• _Input_:
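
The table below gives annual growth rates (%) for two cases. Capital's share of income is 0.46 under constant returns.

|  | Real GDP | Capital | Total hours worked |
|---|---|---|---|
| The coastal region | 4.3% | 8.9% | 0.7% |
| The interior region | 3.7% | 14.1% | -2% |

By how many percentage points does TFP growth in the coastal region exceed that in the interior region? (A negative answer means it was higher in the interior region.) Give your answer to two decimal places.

Labor's share = 1 − 0.46 = 0.54.
The coastal region: TFP = 4.3 − 4.094 − 0.378 = -0.172%.
The interior region: TFP = 3.7 − 6.486 + 1.08 = -1.706%.
Difference = -0.172 − (-1.706) = 1.534 pp.

1.53 percentage points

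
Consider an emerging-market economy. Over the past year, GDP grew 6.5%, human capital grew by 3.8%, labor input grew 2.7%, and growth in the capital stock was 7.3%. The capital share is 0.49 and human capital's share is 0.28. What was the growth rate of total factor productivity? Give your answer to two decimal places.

Labor's share = 1 − 0.49 − 0.28 = 0.23.
The capital stock: 0.49 × 7.3 = 3.577 pp.
Human capital: 0.28 × 3.8 = 1.064 pp.
Labor input: 0.23 × 2.7 = 0.621 pp.
TFP growth = 6.5 − 5.262 = 1.238%.

1.24%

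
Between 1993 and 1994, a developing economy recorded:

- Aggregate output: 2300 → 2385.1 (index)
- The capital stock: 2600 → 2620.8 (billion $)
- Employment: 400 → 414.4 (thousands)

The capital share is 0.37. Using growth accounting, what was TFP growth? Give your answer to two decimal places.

TFP growth was 1.14%.

Aggregate output growth = (2385.1 − 2300) / 2300 = 3.7%.
The capital stock growth = (2620.8 − 2600) / 2600 = 0.8%.
Employment growth = (414.4 − 400) / 400 = 3.6%.
Labor's share = 1 − 0.37 = 0.63.
The capital stock: 0.37 × 0.8 = 0.296 pp.
Employment: 0.63 × 3.6 = 2.268 pp.
TFP growth = 3.7 − 2.564 = 1.136%.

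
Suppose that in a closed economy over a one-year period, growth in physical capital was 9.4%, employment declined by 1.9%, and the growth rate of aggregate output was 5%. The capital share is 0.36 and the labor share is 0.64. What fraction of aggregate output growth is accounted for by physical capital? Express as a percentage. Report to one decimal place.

Physical capital contributed 0.36 × 9.4 = 3.384 pp.
Share of growth = 3.384 / 5 × 100 = 67.68%.

Physical capital accounted for 67.7% of growth.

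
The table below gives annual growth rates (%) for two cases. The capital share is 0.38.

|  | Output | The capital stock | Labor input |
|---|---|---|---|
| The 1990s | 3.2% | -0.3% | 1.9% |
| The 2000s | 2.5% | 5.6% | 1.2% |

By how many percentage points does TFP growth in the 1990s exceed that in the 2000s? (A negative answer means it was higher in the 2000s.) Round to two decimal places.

2.51 percentage points

Labor's share = 1 − 0.38 = 0.62.
The 1990s: TFP = 3.2 + 0.114 − 1.178 = 2.136%.
The 2000s: TFP = 2.5 − 2.128 − 0.744 = -0.372%.
Difference = 2.136 − (-0.372) = 2.508 pp.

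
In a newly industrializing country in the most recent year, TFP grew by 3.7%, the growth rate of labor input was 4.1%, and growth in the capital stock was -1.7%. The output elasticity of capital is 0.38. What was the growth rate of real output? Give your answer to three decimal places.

5.596%

Labor's share = 1 − 0.38 = 0.62.
The capital stock: 0.38 × (-1.7) = -0.646 pp.
Labor input: 0.62 × 4.1 = 2.542 pp.
Output growth = 3.7 + 1.896 = 5.596%.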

• _Goal of the exercise_:
Return the material in full, exactly as shown.

• _Response_:
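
The table below gives annual growth rates (%) for two cases. Capital's share of income is 0.46 under constant returns.

|  | Real GDP | Capital | Total hours worked |
|---|---|---|---|
| The coastal region | 4.3% | 8.9% | 0.7% |
| The interior region | 3.7% | 14.1% | -2% |

By how many percentage points does TFP growth in the coastal region exceed that in the interior region? (A negative answer means it was higher in the interior region.) Give your answer to two decimal places.

Labor's share = 1 − 0.46 = 0.54.
The coastal region: TFP = 4.3 − 4.094 − 0.378 = -0.172%.
The interior region: TFP = 3.7 − 6.486 + 1.08 = -1.706%.
Difference = -0.172 − (-1.706) = 1.534 pp.

1.53 percentage points

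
Consider an emerging-market economy. Over the past year, GDP grew 6.5%, human capital grew by 3.8%, labor input grew 2.7%, and growth in the capital stock was 7.3%. The capital share is 0.49 and human capital's share is 0.28. What was the growth rate of total factor productivity? Give your answer to two decimal places.

Labor's share = 1 − 0.49 − 0.28 = 0.23.
The capital stock: 0.49 × 7.3 = 3.577 pp.
Human capital: 0.28 × 3.8 = 1.064 pp.
Labor input: 0.23 × 2.7 = 0.621 pp.
TFP growth = 6.5 − 5.262 = 1.238%.

1.24%

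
Between 1993 and 1994, a developing economy recorded:

- Aggregate output: 2300 → 2385.1 (index)
- The capital stock: 2600 → 2620.8 (billion $)
- Employment: 400 → 414.4 (thousands)

The capital share is 0.37. Using growth accounting, what was TFP growth? Give your answer to two decimal places.

TFP growth was 1.14%.

Aggregate output growth = (2385.1 − 2300) / 2300 = 3.7%.
The capital stock growth = (2620.8 − 2600) / 2600 = 0.8%.
Employment growth = (414.4 − 400) / 400 = 3.6%.
Labor's share = 1 − 0.37 = 0.63.
The capital stock: 0.37 × 0.8 = 0.296 pp.
Employment: 0.63 × 3.6 = 2.268 pp.
TFP growth = 3.7 − 2.564 = 1.136%.

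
Suppose that in a closed economy over a one-year period, growth in physical capital was 9.4%, employment declined by 1.9%, and the growth rate of aggregate output was 5%. The capital share is 0.36 and the labor share is 0.64. What fraction of aggregate output growth is accounted for by physical capital? Express as a percentage. Report to one decimal place.

Physical capital contributed 0.36 × 9.4 = 3.384 pp.
Share of growth = 3.384 / 5 × 100 = 67.68%.

Physical capital accounted for 67.7% of growth.

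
The table below gives annual growth rates (%) for two cases. The capital share is 0.38.

|  | Output | The capital stock | Labor input |
|---|---|---|---|
| The 1990s | 3.2% | -0.3% | 1.9% |
| The 2000s | 2.5% | 5.6% | 1.2% |

By how many percentage points does TFP growth in the 1990s exceed that in the 2000s? (A negative answer means it was higher in the 2000s.) Round to two decimal places.

2.51 percentage points

Labor's share = 1 − 0.38 = 0.62.
The 1990s: TFP = 3.2 + 0.114 − 1.178 = 2.136%.
The 2000s: TFP = 2.5 − 2.128 − 0.744 = -0.372%.
Difference = 2.136 − (-0.372) = 2.508 pp.

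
In a newly industrializing country in the most recent year, TFP grew by 3.7%, the growth rate of labor input was 4.1%, and growth in the capital stock was -1.7%. The output elasticity of capital is 0.38. What was the growth rate of real output? Give your answer to three decimal places.

5.596%

Labor's share = 1 − 0.38 = 0.62.
The capital stock: 0.38 × (-1.7) = -0.646 pp.
Labor input: 0.62 × 4.1 = 2.542 pp.
Output growth = 3.7 + 1.896 = 5.596%.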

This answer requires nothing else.